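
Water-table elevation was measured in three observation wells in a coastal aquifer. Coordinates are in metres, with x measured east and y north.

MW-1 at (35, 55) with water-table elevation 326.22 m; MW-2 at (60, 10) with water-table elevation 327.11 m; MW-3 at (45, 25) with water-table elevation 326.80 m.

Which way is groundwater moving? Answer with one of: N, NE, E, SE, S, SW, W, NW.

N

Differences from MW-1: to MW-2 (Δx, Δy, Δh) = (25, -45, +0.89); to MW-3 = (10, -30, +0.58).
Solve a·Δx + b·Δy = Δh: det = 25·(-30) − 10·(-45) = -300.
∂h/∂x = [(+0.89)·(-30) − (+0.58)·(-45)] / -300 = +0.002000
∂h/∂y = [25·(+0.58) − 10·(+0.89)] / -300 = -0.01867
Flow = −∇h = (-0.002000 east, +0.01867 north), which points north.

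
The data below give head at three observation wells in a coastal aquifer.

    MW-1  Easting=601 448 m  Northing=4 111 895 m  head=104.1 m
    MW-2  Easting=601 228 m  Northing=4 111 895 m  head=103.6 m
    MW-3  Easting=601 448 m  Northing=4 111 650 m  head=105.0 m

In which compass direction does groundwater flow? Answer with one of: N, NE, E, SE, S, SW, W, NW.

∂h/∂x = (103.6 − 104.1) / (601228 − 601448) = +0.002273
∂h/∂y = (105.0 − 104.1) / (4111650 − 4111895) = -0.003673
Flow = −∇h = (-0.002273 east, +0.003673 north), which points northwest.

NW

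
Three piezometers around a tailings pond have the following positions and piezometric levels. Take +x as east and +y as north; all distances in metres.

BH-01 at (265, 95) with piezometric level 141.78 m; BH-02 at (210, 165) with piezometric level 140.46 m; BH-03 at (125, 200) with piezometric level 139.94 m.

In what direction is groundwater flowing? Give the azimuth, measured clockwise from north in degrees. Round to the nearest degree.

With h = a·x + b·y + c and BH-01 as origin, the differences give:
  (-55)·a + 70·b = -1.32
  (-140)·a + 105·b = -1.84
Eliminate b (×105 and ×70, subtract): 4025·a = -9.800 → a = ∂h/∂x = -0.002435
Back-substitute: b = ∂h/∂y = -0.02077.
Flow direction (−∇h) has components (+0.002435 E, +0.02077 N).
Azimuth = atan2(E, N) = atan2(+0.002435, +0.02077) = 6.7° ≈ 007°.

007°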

...

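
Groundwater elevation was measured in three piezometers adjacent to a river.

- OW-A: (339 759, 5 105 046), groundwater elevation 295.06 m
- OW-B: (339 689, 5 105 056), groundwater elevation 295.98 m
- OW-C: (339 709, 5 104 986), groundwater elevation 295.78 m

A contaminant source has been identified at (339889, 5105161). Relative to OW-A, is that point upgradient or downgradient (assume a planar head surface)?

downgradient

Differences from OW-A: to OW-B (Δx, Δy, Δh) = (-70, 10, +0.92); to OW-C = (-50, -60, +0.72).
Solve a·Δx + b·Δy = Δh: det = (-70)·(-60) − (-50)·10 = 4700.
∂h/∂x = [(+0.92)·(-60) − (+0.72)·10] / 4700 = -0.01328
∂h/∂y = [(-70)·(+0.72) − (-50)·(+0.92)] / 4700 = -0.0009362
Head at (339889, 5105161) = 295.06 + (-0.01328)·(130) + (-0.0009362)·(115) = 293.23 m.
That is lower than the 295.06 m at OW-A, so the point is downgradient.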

◆ WORK TO BE COMPLETED
Go through the records above and return every line that holds the string "aquifer".

◆ RESULT OF THIS TASK
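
Water-table elevation was measured in three observation wells in a coastal aquifer. Coordinates are in metres, with x measured east and y north.
The data below give head at three observation wells in a coastal aquifer.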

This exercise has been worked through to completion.